### REQUIRED WORK
For each line of the data below, test for "Assembly". Report only the number of lines that pass.

### DATA SUPPLIED
══════

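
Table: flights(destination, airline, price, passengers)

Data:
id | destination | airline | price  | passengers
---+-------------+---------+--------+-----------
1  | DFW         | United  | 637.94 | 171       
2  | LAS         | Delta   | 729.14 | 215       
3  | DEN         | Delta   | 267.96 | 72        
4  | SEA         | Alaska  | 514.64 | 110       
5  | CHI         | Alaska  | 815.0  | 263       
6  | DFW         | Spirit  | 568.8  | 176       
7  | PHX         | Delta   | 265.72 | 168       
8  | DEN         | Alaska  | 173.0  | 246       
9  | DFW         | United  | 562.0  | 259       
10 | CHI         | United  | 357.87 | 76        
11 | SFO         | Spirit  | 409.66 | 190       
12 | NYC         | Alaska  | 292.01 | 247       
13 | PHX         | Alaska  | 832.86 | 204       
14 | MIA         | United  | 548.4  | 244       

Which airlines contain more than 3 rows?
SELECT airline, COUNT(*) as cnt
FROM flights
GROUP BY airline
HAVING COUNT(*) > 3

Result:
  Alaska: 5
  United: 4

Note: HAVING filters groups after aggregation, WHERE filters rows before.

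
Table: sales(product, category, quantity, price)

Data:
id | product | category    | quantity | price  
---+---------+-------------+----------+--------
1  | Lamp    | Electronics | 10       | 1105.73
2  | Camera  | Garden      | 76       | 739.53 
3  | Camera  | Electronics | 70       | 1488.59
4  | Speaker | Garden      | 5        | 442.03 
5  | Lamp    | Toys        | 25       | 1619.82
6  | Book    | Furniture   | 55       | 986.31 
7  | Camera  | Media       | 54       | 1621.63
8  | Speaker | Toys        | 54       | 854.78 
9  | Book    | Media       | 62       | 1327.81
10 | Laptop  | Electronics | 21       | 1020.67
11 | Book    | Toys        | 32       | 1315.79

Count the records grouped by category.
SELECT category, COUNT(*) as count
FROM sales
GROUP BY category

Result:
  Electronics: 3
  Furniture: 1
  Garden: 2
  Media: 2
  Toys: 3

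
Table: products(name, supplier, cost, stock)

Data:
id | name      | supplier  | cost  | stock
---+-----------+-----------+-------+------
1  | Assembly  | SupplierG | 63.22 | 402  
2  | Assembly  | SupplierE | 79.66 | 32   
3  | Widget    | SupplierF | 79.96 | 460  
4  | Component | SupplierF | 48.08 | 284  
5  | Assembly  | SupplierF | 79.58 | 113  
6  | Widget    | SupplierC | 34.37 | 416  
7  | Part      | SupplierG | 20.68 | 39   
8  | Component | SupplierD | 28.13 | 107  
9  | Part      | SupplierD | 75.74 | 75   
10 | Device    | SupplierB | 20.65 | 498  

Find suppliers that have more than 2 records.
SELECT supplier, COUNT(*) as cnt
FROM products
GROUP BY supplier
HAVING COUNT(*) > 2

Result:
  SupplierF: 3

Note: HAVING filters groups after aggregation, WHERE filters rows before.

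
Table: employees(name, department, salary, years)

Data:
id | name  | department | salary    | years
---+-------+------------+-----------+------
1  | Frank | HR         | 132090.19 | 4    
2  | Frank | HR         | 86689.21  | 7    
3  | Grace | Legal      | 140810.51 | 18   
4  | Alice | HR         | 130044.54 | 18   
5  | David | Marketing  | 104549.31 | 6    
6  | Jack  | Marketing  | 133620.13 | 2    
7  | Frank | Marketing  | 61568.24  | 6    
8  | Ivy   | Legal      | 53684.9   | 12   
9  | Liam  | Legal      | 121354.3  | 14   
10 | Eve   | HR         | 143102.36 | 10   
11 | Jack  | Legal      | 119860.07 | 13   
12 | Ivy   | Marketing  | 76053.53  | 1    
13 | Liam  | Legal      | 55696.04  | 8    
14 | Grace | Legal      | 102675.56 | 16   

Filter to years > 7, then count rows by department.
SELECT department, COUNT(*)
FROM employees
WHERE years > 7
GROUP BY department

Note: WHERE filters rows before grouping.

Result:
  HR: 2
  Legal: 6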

══════

### EXERCISE SOLUTION
3